THE TASK: Find the string "grows" in the data, and copy out each line that has it.

═══ PROVIDED ENTRIES ═══

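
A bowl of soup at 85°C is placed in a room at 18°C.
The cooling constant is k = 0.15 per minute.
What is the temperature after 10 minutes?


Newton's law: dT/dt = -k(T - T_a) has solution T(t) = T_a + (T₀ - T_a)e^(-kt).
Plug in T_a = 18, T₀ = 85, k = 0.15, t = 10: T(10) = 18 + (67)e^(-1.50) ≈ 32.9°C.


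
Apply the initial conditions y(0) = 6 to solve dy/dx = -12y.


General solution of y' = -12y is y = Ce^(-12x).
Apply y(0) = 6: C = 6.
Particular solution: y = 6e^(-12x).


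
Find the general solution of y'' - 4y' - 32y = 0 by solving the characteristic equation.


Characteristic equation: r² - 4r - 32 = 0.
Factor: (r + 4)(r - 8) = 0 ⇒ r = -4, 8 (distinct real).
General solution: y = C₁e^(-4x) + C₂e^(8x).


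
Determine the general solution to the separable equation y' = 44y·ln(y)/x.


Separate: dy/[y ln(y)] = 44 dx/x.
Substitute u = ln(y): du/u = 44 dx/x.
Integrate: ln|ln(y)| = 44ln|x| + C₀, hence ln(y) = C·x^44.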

═══
═══ PROVIDED ENTRIES ═══

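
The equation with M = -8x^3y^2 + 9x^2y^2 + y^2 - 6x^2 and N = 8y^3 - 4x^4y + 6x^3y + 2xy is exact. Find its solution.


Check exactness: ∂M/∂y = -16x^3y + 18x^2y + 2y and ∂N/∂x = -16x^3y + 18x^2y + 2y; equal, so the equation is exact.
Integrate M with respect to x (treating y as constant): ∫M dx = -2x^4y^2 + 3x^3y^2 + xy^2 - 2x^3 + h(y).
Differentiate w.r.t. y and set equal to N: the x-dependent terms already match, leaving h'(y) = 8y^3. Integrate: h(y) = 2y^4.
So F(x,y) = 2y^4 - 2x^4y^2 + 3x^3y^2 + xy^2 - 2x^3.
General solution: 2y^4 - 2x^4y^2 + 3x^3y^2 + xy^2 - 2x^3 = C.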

═══
═══ PROVIDED ENTRIES ═══

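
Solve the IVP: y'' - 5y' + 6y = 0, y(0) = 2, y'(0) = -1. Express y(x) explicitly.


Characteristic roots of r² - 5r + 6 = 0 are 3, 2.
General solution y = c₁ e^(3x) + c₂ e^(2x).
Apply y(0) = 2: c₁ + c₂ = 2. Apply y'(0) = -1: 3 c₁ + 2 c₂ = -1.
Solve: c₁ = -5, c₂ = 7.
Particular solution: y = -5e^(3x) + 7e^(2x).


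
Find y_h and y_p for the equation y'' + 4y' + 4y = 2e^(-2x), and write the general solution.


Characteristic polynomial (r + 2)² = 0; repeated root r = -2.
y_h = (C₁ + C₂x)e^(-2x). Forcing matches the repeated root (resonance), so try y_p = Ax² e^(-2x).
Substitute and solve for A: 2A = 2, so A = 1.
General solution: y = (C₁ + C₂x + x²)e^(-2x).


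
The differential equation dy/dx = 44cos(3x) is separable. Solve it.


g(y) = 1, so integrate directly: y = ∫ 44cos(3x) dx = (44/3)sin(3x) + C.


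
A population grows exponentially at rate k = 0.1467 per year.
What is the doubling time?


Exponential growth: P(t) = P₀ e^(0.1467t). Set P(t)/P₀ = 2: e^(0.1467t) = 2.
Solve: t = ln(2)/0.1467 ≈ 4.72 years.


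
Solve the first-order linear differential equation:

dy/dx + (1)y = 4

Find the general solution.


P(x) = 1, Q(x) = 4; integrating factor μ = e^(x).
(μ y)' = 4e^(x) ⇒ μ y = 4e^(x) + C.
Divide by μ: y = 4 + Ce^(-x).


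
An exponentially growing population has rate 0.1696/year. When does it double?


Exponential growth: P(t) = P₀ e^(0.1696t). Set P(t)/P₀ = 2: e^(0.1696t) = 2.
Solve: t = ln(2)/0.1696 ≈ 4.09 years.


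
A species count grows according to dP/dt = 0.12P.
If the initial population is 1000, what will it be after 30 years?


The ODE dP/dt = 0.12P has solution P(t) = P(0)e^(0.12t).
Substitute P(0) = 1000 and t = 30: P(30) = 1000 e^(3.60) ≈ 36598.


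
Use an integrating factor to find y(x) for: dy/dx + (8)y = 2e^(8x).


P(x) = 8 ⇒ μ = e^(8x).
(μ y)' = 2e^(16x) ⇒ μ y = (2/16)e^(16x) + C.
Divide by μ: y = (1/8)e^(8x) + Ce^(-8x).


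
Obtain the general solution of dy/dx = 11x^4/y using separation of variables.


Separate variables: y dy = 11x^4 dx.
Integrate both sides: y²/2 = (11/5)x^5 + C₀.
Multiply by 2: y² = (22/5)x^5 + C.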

═══

OUTPUT:
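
A population grows exponentially at rate k = 0.1467 per year.
A species count grows according to dP/dt = 0.12P.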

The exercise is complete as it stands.